Data for the task Start Marker

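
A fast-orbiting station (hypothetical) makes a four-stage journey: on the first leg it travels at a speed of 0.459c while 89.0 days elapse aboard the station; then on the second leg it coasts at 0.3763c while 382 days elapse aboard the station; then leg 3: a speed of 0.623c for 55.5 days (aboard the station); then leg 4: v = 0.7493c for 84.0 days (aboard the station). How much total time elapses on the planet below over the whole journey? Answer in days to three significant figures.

Leg 1: γ = 1/√(1 − 0.459²) = 1/√0.7893 = 1.126; Δt_1 = 1.126 × 89.0 = 100.2 days.
Leg 2: γ = 1/√(1 − 0.3763²) = 1/√0.8584 = 1.079; Δt_2 = 1.079 × 382 = 412.3 days.
Leg 3: γ = 1/√(1 − 0.623²) = 1/√0.6119 = 1.278; Δt_3 = 1.278 × 55.5 = 70.95 days.
Leg 4: γ = 1/√(1 − 0.7493²) = 1/√0.4385 = 1.510; Δt_4 = 1.510 × 84.0 = 126.8 days.
Total: 100.2 + 412.3 + 70.95 + 126.8 days.

Δt = 710 days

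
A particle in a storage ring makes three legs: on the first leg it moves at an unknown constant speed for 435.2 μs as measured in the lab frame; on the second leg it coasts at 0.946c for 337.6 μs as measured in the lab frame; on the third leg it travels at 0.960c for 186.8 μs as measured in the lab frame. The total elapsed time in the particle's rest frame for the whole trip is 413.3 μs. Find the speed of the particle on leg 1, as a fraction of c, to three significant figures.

β = 0.816

Leg 1: speed unknown; τ_1 = 435.2/γ_1.
Leg 2: γ = 1/√(1 − 0.946²) = 1/√0.1051 = 3.085; τ_2 = 337.6/3.085 = 109.4 μs.
Leg 3: γ = 1/√(1 − 0.960²) = 25/7 ≈ 3.571; τ_3 = 186.8/3.571 = 52.30 μs.
Total proper time: τ_1 + 109.4 + 52.30 = 413.3, so τ_1 = 413.3 − 161.7 = 251.6 μs.
γ_1 = 435.2/251.6 = 1.730; β = √(1 − 1/γ²) = √0.6659.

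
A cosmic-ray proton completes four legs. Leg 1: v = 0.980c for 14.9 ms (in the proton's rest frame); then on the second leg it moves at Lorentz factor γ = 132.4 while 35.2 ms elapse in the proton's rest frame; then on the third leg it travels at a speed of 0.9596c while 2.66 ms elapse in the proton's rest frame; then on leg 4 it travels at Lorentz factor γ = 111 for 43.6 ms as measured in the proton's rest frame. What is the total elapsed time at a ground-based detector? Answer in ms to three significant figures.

Leg 1: γ = 1/√(1 − 0.980²) = 1/√0.03960 = 5.025; Δt_1 = 5.025 × 14.9 = 74.88 ms.
Leg 2: γ = 132.4; Δt_2 = 132.4 × 35.2 = 4660 ms.
Leg 3: γ = 1/√(1 − 0.9596²) = 1/√0.07917 = 3.554; Δt_3 = 3.554 × 2.66 = 9.454 ms.
Leg 4: γ = 111; Δt_4 = 111.0 × 43.6 = 4840 ms.
Total: 74.88 + 4660 + 9.454 + 4840 ms.

Δt = 9580 ms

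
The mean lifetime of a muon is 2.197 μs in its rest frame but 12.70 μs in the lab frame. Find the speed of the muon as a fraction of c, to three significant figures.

v = 0.985c

γ = Δt/τ₀ = 12.70/2.197 = 5.781
β = √(1 − 1/γ²) = √(1 − 0.02993) = √0.9701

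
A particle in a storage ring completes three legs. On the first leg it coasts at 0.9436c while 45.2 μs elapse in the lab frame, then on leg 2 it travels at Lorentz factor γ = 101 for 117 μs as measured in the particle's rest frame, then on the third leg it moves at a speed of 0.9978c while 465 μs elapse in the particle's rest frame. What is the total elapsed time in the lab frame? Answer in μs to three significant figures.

Δt = 1.89×10⁴ μs

Leg 1: 45.2 μs is already measured in the lab frame.
Leg 2: γ = 101; Δt_2 = 101.0 × 117 = 1.182×10⁴ μs.
Leg 3: γ = 1/√(1 − 0.9978²) = 1/√0.004395 = 15.08; Δt_3 = 15.08 × 465 = 7014 μs.
Total: 45.20 + 1.182×10⁴ + 7014 μs.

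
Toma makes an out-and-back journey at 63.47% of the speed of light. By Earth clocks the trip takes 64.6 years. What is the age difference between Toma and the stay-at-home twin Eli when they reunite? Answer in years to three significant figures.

β = 0.6347; γ = 1/√(1 − 0.6347²) = 1/√0.5972 = 1.294
Toma's elapsed proper time: τ = 64.6/1.294 = 49.92 years.
Age gap = Δt − τ = 64.6 − 49.92 years.

Δt − τ = 14.7 years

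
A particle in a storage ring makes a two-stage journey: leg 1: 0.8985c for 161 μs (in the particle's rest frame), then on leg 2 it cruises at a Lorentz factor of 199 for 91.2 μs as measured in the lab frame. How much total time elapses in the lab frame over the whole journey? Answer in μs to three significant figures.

Leg 1: γ = 1/√(1 − 0.8985²) = 1/√0.1927 = 2.278; Δt_1 = 2.278 × 161 = 366.8 μs.
Leg 2: 91.2 μs is already measured in the lab frame.
Total: 366.8 + 91.20 μs.

Δt = 458 μs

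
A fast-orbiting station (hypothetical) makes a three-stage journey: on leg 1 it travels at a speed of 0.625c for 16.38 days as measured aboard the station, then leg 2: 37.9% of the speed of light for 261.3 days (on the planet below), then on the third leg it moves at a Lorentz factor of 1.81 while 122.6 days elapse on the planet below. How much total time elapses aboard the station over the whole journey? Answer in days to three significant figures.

τ = 326 days

Leg 1: 16.38 days is already measured aboard the station.
Leg 2: β = 0.379; γ = 1/√(1 − 0.379²) = 1/√0.8564 = 1.081; τ_2 = 261.3/1.081 = 241.8 days.
Leg 3: γ = 1.81; τ_3 = 122.6/1.810 = 67.73 days.
Total: 16.38 + 241.8 + 67.73 days.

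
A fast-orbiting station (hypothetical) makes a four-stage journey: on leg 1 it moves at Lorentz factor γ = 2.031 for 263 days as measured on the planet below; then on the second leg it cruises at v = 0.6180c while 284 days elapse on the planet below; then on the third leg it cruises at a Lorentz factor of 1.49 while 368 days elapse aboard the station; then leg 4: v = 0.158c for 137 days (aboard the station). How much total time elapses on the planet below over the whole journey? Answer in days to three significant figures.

Δt = 1230 days

Leg 1: 263 days is already measured on the planet below.
Leg 2: 284 days is already measured on the planet below.
Leg 3: γ = 1.49; Δt_3 = 1.490 × 368 = 548.3 days.
Leg 4: γ = 1/√(1 − 0.158²) = 1/√0.9750 = 1.013; Δt_4 = 1.013 × 137 = 138.7 days.
Total: 263.0 + 284.0 + 548.3 + 138.7 days.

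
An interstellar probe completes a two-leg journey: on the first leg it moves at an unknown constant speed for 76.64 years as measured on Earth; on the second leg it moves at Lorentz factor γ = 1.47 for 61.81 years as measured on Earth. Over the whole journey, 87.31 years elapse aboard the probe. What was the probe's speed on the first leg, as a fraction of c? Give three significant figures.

β = 0.807

Leg 1: speed unknown; τ_1 = 76.64/γ_1.
Leg 2: γ = 1.47; τ_2 = 61.81/1.470 = 42.05 years.
Total proper time: τ_1 + 42.05 = 87.31, so τ_1 = 87.31 − 42.05 = 45.26 years.
γ_1 = 76.64/45.26 = 1.693; β = √(1 − 1/γ²) = √0.6512.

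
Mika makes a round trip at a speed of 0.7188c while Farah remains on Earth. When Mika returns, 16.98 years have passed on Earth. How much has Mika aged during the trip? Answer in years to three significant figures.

γ = 1/√(1 − 0.7188²) = 1/√0.4833 = 1.438
Mika's clock measures proper time along the trip: τ = Δt/γ = 16.98/1.438 years.

τ = 11.8 years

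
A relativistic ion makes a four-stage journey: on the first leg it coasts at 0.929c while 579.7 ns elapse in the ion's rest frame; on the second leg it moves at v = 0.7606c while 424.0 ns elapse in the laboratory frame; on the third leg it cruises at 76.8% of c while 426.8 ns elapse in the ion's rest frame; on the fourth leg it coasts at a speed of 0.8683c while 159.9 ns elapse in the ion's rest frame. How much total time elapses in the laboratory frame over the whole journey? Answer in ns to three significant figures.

Leg 1: γ = 1/√(1 − 0.929²) = 1/√0.1370 = 2.702; Δt_1 = 2.702 × 579.7 = 1566 ns.
Leg 2: 424.0 ns is already measured in the laboratory frame.
Leg 3: β = 0.768; γ = 1/√(1 − 0.768²) = 1/√0.4102 = 1.561; Δt_3 = 1.561 × 426.8 = 666.4 ns.
Leg 4: γ = 1/√(1 − 0.8683²) = 1/√0.2461 = 2.016; Δt_4 = 2.016 × 159.9 = 322.4 ns.
Total: 1566 + 424.0 + 666.4 + 322.4 ns.

Δt = 2980 ns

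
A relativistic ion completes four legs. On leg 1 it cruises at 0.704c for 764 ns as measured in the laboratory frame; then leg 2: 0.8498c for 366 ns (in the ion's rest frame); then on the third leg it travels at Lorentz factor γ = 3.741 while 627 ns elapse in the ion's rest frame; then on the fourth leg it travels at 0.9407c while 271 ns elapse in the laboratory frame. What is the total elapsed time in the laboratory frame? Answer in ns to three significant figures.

Δt = 4070 ns

Leg 1: 764 ns is already measured in the laboratory frame.
Leg 2: γ = 1/√(1 − 0.8498²) = 1/√0.2778 = 1.897; Δt_2 = 1.897 × 366 = 694.4 ns.
Leg 3: γ = 3.741; Δt_3 = 3.741 × 627 = 2346 ns.
Leg 4: 271 ns is already measured in the laboratory frame.
Total: 764.0 + 694.4 + 2346 + 271.0 ns.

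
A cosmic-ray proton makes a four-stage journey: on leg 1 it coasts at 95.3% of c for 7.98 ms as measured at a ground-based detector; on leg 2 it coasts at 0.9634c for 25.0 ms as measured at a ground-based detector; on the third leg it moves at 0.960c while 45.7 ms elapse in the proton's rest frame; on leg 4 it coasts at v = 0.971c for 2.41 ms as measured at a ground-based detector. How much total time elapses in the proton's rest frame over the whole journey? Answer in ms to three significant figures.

τ = 55.4 ms

Leg 1: β = 0.953; γ = 1/√(1 − 0.953²) = 1/√0.09179 = 3.301; τ_1 = 7.98/3.301 = 2.418 ms.
Leg 2: γ = 1/√(1 − 0.9634²) = 1/√0.07186 = 3.730; τ_2 = 25.0/3.730 = 6.702 ms.
Leg 3: 45.7 ms is already measured in the proton's rest frame.
Leg 4: γ = 1/√(1 − 0.971²) = 1/√0.05716 = 4.183; τ_4 = 2.41/4.183 = 0.5762 ms.
Total: 2.418 + 6.702 + 45.70 + 0.5762 ms.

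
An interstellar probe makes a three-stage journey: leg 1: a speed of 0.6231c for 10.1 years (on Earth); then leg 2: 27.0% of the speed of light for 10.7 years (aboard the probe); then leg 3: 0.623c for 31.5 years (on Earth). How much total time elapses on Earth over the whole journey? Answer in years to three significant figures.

Δt = 52.7 years

Leg 1: 10.1 years is already measured on Earth.
Leg 2: β = 0.270; γ = 1/√(1 − 0.270²) = 1/√0.9271 = 1.039; Δt_2 = 1.039 × 10.7 = 11.11 years.
Leg 3: 31.5 years is already measured on Earth.
Total: 10.10 + 11.11 + 31.50 years.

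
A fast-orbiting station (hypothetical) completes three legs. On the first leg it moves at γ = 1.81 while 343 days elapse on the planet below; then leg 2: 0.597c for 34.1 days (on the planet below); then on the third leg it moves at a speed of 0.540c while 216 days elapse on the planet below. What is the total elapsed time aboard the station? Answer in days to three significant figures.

τ = 399 days

Leg 1: γ = 1.81; τ_1 = 343/1.810 = 189.5 days.
Leg 2: γ = 1/√(1 − 0.597²) = 1/√0.6436 = 1.247; τ_2 = 34.1/1.247 = 27.36 days.
Leg 3: γ = 1/√(1 − 0.540²) = 1/√0.7084 = 1.188; τ_3 = 216/1.188 = 181.8 days.
Total: 189.5 + 27.36 + 181.8 days.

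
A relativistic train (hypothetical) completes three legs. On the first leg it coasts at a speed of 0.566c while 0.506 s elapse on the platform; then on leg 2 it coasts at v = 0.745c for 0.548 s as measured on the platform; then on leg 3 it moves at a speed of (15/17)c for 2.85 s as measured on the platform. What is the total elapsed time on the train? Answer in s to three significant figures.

τ = 2.12 s

Leg 1: γ = 1/√(1 − 0.566²) = 1/√0.6796 = 1.213; τ_1 = 0.506/1.213 = 0.4171 s.
Leg 2: γ = 1/√(1 − 0.745²) = 1/√0.4450 = 1.499; τ_2 = 0.548/1.499 = 0.3656 s.
Leg 3: γ = 1/√(1 − (15/17)²) = 17/8 = 2.125; τ_3 = 2.85/2.125 = 1.341 s.
Total: 0.4171 + 0.3656 + 1.341 s.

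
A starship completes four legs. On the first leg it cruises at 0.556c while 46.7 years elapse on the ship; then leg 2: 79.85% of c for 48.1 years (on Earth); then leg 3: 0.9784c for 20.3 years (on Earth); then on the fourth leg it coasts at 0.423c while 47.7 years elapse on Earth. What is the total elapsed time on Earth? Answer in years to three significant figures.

Leg 1: γ = 1/√(1 − 0.556²) = 1/√0.6909 = 1.203; Δt_1 = 1.203 × 46.7 = 56.19 years.
Leg 2: 48.1 years is already measured on Earth.
Leg 3: 20.3 years is already measured on Earth.
Leg 4: 47.7 years is already measured on Earth.
Total: 56.19 + 48.10 + 20.30 + 47.70 years.

Δt = 172 years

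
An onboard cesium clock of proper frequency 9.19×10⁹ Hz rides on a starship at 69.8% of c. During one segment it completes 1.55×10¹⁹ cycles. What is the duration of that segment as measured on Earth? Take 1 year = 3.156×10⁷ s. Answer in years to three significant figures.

β = 0.698; γ = 1/√(1 − 0.698²) = 1/√0.5128 = 1.396
Proper time for N cycles: τ = N/f = 1.55×10¹⁹/(9.19×10⁹) = 1.687×10⁹ s = 53.44 years.
Lab-frame duration Δt = γτ = 1.396 × 53.44 = 74.63 years.

Δt = 74.6 years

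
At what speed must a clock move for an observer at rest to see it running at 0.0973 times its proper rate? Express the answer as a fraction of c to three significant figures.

β = 0.995

Rate ratio = 1/γ, so γ = 1/0.0973 = 10.28.
β = √(1 − 1/γ²) = √(1 − 0.0973²) = √0.9905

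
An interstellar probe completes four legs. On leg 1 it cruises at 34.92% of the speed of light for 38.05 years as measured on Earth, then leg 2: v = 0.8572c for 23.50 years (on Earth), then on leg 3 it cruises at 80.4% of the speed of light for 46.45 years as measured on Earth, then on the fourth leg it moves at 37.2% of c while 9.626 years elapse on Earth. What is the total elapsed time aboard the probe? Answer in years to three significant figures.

Leg 1: β = 0.3492; γ = 1/√(1 − 0.3492²) = 1/√0.8781 = 1.067; τ_1 = 38.05/1.067 = 35.65 years.
Leg 2: γ = 1/√(1 − 0.8572²) = 1/√0.2652 = 1.942; τ_2 = 23.50/1.942 = 12.10 years.
Leg 3: β = 0.804; γ = 1/√(1 − 0.804²) = 1/√0.3536 = 1.682; τ_3 = 46.45/1.682 = 27.62 years.
Leg 4: β = 0.372; γ = 1/√(1 − 0.372²) = 1/√0.8616 = 1.077; τ_4 = 9.626/1.077 = 8.935 years.
Total: 35.65 + 12.10 + 27.62 + 8.935 years.

τ = 84.3 years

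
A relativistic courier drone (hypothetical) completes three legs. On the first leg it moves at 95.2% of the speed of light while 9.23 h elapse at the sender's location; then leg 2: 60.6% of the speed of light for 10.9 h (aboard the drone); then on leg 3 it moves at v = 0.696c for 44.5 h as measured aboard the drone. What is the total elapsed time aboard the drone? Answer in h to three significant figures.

τ = 58.2 h

Leg 1: β = 0.952; γ = 1/√(1 − 0.952²) = 1/√0.09370 = 3.267; τ_1 = 9.23/3.267 = 2.825 h.
Leg 2: 10.9 h is already measured aboard the drone.
Leg 3: 44.5 h is already measured aboard the drone.
Total: 2.825 + 10.90 + 44.50 h.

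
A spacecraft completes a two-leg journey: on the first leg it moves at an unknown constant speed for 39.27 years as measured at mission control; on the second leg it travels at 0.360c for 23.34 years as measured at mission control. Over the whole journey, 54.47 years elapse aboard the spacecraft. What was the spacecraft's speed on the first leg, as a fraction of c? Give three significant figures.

Leg 1: speed unknown; τ_1 = 39.27/γ_1.
Leg 2: γ = 1/√(1 − 0.360²) = 1/√0.8704 = 1.072; τ_2 = 23.34/1.072 = 21.78 years.
Total proper time: τ_1 + 21.78 = 54.47, so τ_1 = 54.47 − 21.78 = 32.69 years.
γ_1 = 39.27/32.69 = 1.201; β = √(1 − 1/γ²) = √0.3068.

β = 0.554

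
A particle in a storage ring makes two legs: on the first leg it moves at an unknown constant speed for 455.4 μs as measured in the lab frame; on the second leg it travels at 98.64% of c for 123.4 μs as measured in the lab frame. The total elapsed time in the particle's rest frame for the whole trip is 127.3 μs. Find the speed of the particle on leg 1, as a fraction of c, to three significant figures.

Leg 1: speed unknown; τ_1 = 455.4/γ_1.
Leg 2: β = 0.9864; γ = 1/√(1 − 0.9864²) = 1/√0.02702 = 6.084; τ_2 = 123.4/6.084 = 20.28 μs.
Total proper time: τ_1 + 20.28 = 127.3, so τ_1 = 127.3 − 20.28 = 107.0 μs.
γ_1 = 455.4/107.0 = 4.255; β = √(1 − 1/γ²) = √0.9448.

β = 0.972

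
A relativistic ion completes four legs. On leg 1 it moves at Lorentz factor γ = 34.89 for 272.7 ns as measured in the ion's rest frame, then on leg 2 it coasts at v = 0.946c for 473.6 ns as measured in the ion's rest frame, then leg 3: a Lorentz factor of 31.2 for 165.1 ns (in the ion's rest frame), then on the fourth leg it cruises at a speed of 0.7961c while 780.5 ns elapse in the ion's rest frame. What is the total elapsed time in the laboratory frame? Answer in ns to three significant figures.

Δt = 1.74×10⁴ ns

Leg 1: γ = 34.89; Δt_1 = 34.89 × 272.7 = 9515 ns.
Leg 2: γ = 1/√(1 − 0.946²) = 1/√0.1051 = 3.085; Δt_2 = 3.085 × 473.6 = 1461 ns.
Leg 3: γ = 31.2; Δt_3 = 31.20 × 165.1 = 5151 ns.
Leg 4: γ = 1/√(1 − 0.7961²) = 1/√0.3662 = 1.652; Δt_4 = 1.652 × 780.5 = 1290 ns.
Total: 9515 + 1461 + 5151 + 1290 ns.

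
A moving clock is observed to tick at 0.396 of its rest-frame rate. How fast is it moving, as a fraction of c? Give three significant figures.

β = 0.918

Rate ratio = 1/γ, so γ = 1/0.396 = 2.525.
β = √(1 − 1/γ²) = √(1 − 0.396²) = √0.8432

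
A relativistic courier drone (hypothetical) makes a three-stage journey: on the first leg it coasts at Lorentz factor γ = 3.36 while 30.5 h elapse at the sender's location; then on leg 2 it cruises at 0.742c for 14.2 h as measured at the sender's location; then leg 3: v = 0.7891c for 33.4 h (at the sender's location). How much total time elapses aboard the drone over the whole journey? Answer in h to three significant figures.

Leg 1: γ = 3.36; τ_1 = 30.5/3.360 = 9.077 h.
Leg 2: γ = 1/√(1 − 0.742²) = 1/√0.4494 = 1.492; τ_2 = 14.2/1.492 = 9.520 h.
Leg 3: γ = 1/√(1 − 0.7891²) = 1/√0.3773 = 1.628; τ_3 = 33.4/1.628 = 20.52 h.
Total: 9.077 + 9.520 + 20.52 h.

τ = 39.1 h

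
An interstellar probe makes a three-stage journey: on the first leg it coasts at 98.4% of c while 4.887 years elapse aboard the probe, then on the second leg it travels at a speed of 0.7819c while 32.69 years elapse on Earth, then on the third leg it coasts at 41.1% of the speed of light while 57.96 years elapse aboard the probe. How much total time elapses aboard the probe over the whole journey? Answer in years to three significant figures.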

Data for the task End Marker

** Activity **
Output consists of exactly the lines from the one containing "A moving clock" to the end of the records above, retyped without change and with nothing extra.

** Answer box **
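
A moving clock is observed to tick at 0.396 of its rest-frame rate. How fast is it moving, as a fraction of c? Give three significant figures.

β = 0.918

Rate ratio = 1/γ, so γ = 1/0.396 = 2.525.
β = √(1 − 1/γ²) = √(1 − 0.396²) = √0.8432

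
A relativistic courier drone (hypothetical) makes a three-stage journey: on the first leg it coasts at Lorentz factor γ = 3.36 while 30.5 h elapse at the sender's location; then on leg 2 it cruises at 0.742c for 14.2 h as measured at the sender's location; then leg 3: v = 0.7891c for 33.4 h (at the sender's location). How much total time elapses aboard the drone over the whole journey? Answer in h to three significant figures.

Leg 1: γ = 3.36; τ_1 = 30.5/3.360 = 9.077 h.
Leg 2: γ = 1/√(1 − 0.742²) = 1/√0.4494 = 1.492; τ_2 = 14.2/1.492 = 9.520 h.
Leg 3: γ = 1/√(1 − 0.7891²) = 1/√0.3773 = 1.628; τ_3 = 33.4/1.628 = 20.52 h.
Total: 9.077 + 9.520 + 20.52 h.

τ = 39.1 h

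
An interstellar probe makes a three-stage journey: on the first leg it coasts at 98.4% of c while 4.887 years elapse aboard the probe, then on the second leg it travels at a speed of 0.7819c while 32.69 years elapse on Earth, then on the third leg it coasts at 41.1% of the speed of light while 57.96 years elapse aboard the probe. How much total time elapses aboard the probe over the whole journey? Answer in years to three significant figures.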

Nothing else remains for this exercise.